[Saved data entries]
'''
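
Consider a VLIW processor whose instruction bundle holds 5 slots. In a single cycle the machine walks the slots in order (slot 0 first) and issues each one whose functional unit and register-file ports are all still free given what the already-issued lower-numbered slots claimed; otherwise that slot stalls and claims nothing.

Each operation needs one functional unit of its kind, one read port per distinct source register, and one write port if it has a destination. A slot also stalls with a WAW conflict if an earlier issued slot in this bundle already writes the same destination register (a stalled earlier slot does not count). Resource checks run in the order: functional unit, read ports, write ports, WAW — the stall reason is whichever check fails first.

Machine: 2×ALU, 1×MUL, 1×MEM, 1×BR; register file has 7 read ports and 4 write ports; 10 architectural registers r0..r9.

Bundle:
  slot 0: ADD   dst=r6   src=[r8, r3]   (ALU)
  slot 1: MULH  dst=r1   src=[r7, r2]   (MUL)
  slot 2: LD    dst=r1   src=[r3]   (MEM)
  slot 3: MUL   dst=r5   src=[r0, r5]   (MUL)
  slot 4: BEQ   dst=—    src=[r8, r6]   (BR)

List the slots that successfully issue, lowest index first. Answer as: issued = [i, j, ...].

issued = [0, 1, 4]

(0) want 1×ALU +2rd +1wr — yes → AL1|MU1|ME1|BR1|rd5|wr3
(1) want 1×MUL +2rd +1wr — yes → AL1|MU0|ME1|BR1|rd3|wr2
(2) want 1×MEM +1rd +1wr — WAW → AL1|MU0|ME1|BR1|rd3|wr2
(3) want 1×MUL +2rd +1wr — FU → AL1|MU0|ME1|BR1|rd3|wr2
(4) want 1×BR +2rd +0wr — yes → AL1|MU0|ME1|BR0|rd1|wr2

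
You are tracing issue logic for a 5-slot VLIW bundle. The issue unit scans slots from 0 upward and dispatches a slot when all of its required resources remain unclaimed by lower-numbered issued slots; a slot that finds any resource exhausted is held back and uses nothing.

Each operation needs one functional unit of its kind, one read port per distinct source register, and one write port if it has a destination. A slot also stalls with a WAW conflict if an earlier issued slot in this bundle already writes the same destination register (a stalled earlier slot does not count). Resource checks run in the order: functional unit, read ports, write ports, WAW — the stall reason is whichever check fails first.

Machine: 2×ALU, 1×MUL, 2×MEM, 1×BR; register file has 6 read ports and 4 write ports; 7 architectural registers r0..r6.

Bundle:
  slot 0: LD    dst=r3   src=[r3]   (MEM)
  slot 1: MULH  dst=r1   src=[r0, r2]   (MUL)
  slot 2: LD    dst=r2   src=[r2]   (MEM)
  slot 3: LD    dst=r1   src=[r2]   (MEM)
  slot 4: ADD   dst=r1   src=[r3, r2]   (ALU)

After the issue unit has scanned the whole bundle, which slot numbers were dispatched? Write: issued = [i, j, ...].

[0] MEM needs rd=1 wr=1: ok; after: ALU=2 MUL=1 MEM=1 BR=1, R=5, W=3
[1] MUL needs rd=2 wr=1: ok; after: ALU=2 MUL=0 MEM=1 BR=1, R=3, W=2
[2] MEM needs rd=1 wr=1: ok; after: ALU=2 MUL=0 MEM=0 BR=1, R=2, W=1
[3] MEM needs rd=1 wr=1: FU; after: ALU=2 MUL=0 MEM=0 BR=1, R=2, W=1
[4] ALU needs rd=2 wr=1: WAW; after: ALU=2 MUL=0 MEM=0 BR=1, R=2, W=1

issued = [0, 1, 2]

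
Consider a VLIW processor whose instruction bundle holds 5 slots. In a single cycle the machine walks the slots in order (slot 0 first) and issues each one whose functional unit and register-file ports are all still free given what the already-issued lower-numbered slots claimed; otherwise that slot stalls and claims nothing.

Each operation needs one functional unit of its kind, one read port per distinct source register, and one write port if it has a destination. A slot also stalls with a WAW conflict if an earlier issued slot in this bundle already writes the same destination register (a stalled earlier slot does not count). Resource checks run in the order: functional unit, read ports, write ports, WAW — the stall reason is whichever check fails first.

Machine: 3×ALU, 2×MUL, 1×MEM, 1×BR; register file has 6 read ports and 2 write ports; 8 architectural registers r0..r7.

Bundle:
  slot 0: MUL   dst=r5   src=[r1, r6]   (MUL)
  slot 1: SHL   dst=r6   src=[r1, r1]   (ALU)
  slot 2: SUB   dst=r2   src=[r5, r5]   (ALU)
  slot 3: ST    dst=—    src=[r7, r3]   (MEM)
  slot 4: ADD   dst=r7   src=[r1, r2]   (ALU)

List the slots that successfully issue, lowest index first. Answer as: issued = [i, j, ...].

issued = [0, 1, 3]

[0] MUL needs rd=2 wr=1: ok; after: ALU=3 MUL=1 MEM=1 BR=1, R=4, W=1
[1] ALU needs rd=1 wr=1: ok; after: ALU=2 MUL=1 MEM=1 BR=1, R=3, W=0
[2] ALU needs rd=1 wr=1: WR_PORT; after: ALU=2 MUL=1 MEM=1 BR=1, R=3, W=0
[3] MEM needs rd=2 wr=0: ok; after: ALU=2 MUL=1 MEM=0 BR=1, R=1, W=0
[4] ALU needs rd=2 wr=1: RD_PORT; after: ALU=2 MUL=1 MEM=0 BR=1, R=1, W=0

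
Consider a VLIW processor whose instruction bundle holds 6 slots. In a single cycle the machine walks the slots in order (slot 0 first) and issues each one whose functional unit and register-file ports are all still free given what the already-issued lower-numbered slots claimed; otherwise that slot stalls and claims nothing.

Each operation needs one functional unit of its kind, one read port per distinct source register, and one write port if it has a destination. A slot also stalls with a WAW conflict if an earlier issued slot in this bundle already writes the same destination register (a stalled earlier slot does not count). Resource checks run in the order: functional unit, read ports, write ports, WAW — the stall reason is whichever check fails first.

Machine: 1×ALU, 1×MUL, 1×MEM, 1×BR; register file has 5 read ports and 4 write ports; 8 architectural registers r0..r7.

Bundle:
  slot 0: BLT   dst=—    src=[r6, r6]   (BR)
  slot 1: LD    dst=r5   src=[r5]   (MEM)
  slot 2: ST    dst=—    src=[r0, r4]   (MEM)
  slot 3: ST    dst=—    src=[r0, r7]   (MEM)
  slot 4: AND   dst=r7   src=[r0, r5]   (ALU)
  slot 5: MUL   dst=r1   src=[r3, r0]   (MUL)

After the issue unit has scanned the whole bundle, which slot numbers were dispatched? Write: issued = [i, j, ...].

issued = [0, 1, 4]

#0 BR src=r6,r6 dispatched  <A:1 Mu:1 Ld:1 B:0 rd:4 wr:4>
#1 MEM src=r5 dispatched  <A:1 Mu:1 Ld:0 B:0 rd:3 wr:3>
#2 MEM src=r0,r4 held:FU  <A:1 Mu:1 Ld:0 B:0 rd:3 wr:3>
#3 MEM src=r0,r7 held:FU  <A:1 Mu:1 Ld:0 B:0 rd:3 wr:3>
#4 ALU src=r0,r5 dispatched  <A:0 Mu:1 Ld:0 B:0 rd:1 wr:2>
#5 MUL src=r3,r0 held:RD_PORT  <A:0 Mu:1 Ld:0 B:0 rd:1 wr:2>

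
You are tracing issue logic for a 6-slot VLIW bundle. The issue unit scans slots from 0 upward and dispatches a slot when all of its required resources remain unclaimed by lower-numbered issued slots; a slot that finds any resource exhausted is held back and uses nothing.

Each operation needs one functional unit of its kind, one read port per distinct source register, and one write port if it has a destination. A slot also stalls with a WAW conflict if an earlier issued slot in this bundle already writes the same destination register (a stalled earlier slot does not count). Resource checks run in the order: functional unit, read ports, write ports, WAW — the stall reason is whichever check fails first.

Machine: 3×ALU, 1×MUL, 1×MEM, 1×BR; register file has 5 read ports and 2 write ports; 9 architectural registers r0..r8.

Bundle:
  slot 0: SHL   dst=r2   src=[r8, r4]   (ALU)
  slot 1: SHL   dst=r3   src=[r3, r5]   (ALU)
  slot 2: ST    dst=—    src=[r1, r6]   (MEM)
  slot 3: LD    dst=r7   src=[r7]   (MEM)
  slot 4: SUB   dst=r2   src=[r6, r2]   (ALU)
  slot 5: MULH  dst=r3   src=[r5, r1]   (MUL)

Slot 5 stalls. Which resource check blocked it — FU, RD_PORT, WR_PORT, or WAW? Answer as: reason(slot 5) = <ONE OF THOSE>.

  0. ALU→r2 ⇒ go  {2A/1Mu/1Ld/1B | 3r 1w}
  1. ALU→r3 ⇒ go  {1A/1Mu/1Ld/1B | 1r 0w}
  2. MEM ⇒ no(RD_PORT)  {1A/1Mu/1Ld/1B | 1r 0w}
  3. MEM→r7 ⇒ no(WR_PORT)  {1A/1Mu/1Ld/1B | 1r 0w}
  4. ALU→r2 ⇒ no(RD_PORT)  {1A/1Mu/1Ld/1B | 1r 0w}
  5. MUL→r3 ⇒ no(RD_PORT)  {1A/1Mu/1Ld/1B | 1r 0w}

reason(slot 5) = RD_PORT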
'''
### [Try it]
Search the entries for the line holding "slot 5: MULH". Return that line and the ones after it through the last, exactly.

### [Exercise response]
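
  slot 5: MULH  dst=r3   src=[r5, r1]   (MUL)

Slot 5 stalls. Which resource check blocked it — FU, RD_PORT, WR_PORT, or WAW? Answer as: reason(slot 5) = <ONE OF THOSE>.

  0. ALU→r2 ⇒ go  {2A/1Mu/1Ld/1B | 3r 1w}
  1. ALU→r3 ⇒ go  {1A/1Mu/1Ld/1B | 1r 0w}
  2. MEM ⇒ no(RD_PORT)  {1A/1Mu/1Ld/1B | 1r 0w}
  3. MEM→r7 ⇒ no(WR_PORT)  {1A/1Mu/1Ld/1B | 1r 0w}
  4. ALU→r2 ⇒ no(RD_PORT)  {1A/1Mu/1Ld/1B | 1r 0w}
  5. MUL→r3 ⇒ no(RD_PORT)  {1A/1Mu/1Ld/1B | 1r 0w}

reason(slot 5) = RD_PORT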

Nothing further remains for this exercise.